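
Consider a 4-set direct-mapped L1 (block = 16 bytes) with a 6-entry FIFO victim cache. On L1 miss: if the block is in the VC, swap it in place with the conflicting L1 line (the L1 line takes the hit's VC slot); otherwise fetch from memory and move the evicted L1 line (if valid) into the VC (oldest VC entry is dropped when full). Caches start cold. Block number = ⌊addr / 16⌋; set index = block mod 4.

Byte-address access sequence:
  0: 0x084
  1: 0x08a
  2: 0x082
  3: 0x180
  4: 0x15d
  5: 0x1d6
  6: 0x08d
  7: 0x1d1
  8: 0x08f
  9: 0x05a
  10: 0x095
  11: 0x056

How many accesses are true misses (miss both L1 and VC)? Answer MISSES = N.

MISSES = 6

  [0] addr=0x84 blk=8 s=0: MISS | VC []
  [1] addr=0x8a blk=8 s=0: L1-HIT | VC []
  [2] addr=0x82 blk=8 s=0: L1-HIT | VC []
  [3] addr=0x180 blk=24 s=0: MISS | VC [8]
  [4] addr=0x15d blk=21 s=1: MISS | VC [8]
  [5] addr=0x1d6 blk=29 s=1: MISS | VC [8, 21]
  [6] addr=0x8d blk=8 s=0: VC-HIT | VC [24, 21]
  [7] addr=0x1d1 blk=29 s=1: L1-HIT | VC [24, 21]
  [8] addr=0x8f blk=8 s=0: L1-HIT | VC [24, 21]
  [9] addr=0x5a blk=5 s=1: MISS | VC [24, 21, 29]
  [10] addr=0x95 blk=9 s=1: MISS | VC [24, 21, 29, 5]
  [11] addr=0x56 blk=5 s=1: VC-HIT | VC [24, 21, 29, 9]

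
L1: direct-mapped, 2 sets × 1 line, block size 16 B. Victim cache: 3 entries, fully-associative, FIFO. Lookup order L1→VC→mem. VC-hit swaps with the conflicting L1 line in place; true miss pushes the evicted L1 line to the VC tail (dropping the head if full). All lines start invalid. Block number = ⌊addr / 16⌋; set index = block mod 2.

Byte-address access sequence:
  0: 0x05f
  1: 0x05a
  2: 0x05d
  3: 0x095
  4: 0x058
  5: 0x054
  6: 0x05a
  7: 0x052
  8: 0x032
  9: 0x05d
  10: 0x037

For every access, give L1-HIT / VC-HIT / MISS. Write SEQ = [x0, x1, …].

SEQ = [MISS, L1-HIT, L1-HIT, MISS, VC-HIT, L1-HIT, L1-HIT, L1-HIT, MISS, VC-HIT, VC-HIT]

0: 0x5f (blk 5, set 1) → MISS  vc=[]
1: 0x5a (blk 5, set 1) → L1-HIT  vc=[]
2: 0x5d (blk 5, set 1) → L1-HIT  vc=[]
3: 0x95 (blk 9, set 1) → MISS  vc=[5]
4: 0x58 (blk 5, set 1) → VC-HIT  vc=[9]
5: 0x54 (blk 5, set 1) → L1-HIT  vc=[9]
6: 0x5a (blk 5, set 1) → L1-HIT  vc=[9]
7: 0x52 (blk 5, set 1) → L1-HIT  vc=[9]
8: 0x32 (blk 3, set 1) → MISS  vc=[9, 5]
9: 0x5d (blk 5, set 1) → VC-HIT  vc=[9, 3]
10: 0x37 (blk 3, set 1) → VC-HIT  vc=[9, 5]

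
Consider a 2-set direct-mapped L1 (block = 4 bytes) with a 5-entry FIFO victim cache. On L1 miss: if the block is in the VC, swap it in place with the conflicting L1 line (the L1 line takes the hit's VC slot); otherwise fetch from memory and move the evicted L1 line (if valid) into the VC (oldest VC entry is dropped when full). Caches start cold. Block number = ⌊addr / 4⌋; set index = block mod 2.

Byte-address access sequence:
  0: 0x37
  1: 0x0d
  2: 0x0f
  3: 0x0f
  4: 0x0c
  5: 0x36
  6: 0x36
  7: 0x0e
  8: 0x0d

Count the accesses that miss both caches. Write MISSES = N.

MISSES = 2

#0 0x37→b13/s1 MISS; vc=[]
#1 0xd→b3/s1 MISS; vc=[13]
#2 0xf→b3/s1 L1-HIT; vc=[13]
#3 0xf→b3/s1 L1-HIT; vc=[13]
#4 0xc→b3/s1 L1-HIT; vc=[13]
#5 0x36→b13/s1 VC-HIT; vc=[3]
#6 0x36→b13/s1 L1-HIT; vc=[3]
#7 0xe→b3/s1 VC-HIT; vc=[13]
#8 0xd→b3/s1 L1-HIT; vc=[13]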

+-------+

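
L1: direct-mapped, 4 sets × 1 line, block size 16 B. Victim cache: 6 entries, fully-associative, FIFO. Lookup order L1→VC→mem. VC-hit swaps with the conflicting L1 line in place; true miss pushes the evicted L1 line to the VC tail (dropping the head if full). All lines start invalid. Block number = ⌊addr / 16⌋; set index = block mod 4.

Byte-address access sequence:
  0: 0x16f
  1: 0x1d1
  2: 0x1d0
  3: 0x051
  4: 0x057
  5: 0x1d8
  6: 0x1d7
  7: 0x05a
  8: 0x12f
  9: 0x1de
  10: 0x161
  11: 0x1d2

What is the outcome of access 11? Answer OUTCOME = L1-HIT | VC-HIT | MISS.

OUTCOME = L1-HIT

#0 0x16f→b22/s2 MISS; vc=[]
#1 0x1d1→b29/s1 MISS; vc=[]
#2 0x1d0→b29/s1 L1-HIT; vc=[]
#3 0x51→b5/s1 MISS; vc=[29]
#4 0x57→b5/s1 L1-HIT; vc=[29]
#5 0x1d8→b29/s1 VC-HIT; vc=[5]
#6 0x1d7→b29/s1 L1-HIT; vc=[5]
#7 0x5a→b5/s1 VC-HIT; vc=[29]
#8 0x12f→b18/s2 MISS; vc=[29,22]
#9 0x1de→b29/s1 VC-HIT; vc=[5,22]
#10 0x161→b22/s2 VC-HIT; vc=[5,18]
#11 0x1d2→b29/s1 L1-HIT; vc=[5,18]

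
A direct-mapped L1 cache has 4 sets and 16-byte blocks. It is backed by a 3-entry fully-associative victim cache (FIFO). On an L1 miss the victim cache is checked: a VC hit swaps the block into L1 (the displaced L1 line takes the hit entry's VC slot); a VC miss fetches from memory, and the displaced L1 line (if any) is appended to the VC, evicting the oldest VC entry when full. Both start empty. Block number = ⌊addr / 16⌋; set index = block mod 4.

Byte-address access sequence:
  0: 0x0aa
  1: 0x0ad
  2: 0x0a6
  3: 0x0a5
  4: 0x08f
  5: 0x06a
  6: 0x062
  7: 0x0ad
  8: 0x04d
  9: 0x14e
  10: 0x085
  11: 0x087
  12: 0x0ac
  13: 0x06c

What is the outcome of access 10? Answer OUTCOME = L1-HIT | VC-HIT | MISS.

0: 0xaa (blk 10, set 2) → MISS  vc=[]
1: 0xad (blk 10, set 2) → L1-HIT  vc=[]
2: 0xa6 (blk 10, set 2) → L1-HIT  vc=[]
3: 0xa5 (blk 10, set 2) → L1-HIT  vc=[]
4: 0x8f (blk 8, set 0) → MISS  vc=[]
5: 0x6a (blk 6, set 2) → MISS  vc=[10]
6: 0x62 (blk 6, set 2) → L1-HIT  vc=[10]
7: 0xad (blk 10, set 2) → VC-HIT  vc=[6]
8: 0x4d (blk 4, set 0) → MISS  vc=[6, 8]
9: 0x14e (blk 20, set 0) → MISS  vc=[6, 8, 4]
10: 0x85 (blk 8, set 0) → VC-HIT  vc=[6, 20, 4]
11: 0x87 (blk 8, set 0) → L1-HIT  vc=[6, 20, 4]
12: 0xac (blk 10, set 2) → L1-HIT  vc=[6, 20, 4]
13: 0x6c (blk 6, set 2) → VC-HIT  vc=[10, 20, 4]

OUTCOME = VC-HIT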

+-------+

[WHAT YOU NEED TO DO] Anywhere the listing shows the word "order", copy the full line.

[RESPONSE AREA]
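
L1: direct-mapped, 2 sets × 1 line, block size 16 B. Victim cache: 3 entries, fully-associative, FIFO. Lookup order L1→VC→mem. VC-hit swaps with the conflicting L1 line in place; true miss pushes the evicted L1 line to the VC tail (dropping the head if full). All lines start invalid. Block number = ⌊addr / 16⌋; set index = block mod 2.
L1: direct-mapped, 4 sets × 1 line, block size 16 B. Victim cache: 6 entries, fully-associative, FIFO. Lookup order L1→VC→mem. VC-hit swaps with the conflicting L1 line in place; true miss pushes the evicted L1 line to the VC tail (dropping the head if full). All lines start invalid. Block number = ⌊addr / 16⌋; set index = block mod 4.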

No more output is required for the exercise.